**** Given entries

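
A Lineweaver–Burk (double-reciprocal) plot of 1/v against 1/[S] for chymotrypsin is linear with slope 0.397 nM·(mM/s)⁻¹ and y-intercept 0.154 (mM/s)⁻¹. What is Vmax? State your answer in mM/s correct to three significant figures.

6.49 mM/s

The y-intercept of a Lineweaver–Burk plot equals 1/Vmax, so Vmax = 1/0.154 = 6.49 mM/s.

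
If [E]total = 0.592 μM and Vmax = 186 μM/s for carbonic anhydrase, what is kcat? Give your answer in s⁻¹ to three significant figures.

kcat = Vmax/[E]total = 186 μM/s / 0.592 μM = 314 s⁻¹.

314 s⁻¹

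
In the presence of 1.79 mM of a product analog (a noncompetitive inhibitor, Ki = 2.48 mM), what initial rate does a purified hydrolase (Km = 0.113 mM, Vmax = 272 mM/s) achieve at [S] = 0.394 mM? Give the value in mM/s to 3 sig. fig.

With α = 1 + [I]/Ki = 1 + 1.79/2.48 = 1.722, the noncompetitive rate law is v = (Vmax/α)·[S] / (Km + [S]).
v = (272/1.722)×0.394 / (0.113 + 0.394) = 62.24/0.5070 = 123 mM/s.

123 mM/s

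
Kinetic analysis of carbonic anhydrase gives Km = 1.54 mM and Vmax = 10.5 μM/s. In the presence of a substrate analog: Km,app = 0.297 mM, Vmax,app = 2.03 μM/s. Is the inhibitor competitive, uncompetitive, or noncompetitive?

uncompetitive

Both Km and Vmax decrease by the same factor (~5.18-fold) — characteristic of uncompetitive inhibition.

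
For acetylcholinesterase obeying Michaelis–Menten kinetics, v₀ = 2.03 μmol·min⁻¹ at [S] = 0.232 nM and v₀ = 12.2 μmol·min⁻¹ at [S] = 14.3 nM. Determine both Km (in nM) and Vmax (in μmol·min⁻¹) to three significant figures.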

********

■ What this task involves:
Output all of the data exactly as given.

■ Exercise response:
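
A Lineweaver–Burk (double-reciprocal) plot of 1/v against 1/[S] for chymotrypsin is linear with slope 0.397 nM·(mM/s)⁻¹ and y-intercept 0.154 (mM/s)⁻¹. What is Vmax? State your answer in mM/s correct to three significant figures.

6.49 mM/s

The y-intercept of a Lineweaver–Burk plot equals 1/Vmax, so Vmax = 1/0.154 = 6.49 mM/s.

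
If [E]total = 0.592 μM and Vmax = 186 μM/s for carbonic anhydrase, what is kcat? Give your answer in s⁻¹ to three significant figures.

kcat = Vmax/[E]total = 186 μM/s / 0.592 μM = 314 s⁻¹.

314 s⁻¹

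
In the presence of 1.79 mM of a product analog (a noncompetitive inhibitor, Ki = 2.48 mM), what initial rate does a purified hydrolase (Km = 0.113 mM, Vmax = 272 mM/s) achieve at [S] = 0.394 mM? Give the value in mM/s to 3 sig. fig.

With α = 1 + [I]/Ki = 1 + 1.79/2.48 = 1.722, the noncompetitive rate law is v = (Vmax/α)·[S] / (Km + [S]).
v = (272/1.722)×0.394 / (0.113 + 0.394) = 62.24/0.5070 = 123 mM/s.

123 mM/s

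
Kinetic analysis of carbonic anhydrase gives Km = 1.54 mM and Vmax = 10.5 μM/s. In the presence of a substrate analog: Km,app = 0.297 mM, Vmax,app = 2.03 μM/s. Is the inhibitor competitive, uncompetitive, or noncompetitive?

uncompetitive

Both Km and Vmax decrease by the same factor (~5.18-fold) — characteristic of uncompetitive inhibition.

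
For acetylcholinesterase obeying Michaelis–Menten kinetics, v₀ = 2.03 μmol·min⁻¹ at [S] = 0.232 nM and v₀ = 12.2 μmol·min⁻¹ at [S] = 14.3 nM. Determine both Km (in nM) and Vmax (in μmol·min⁻¹) to three significant figures.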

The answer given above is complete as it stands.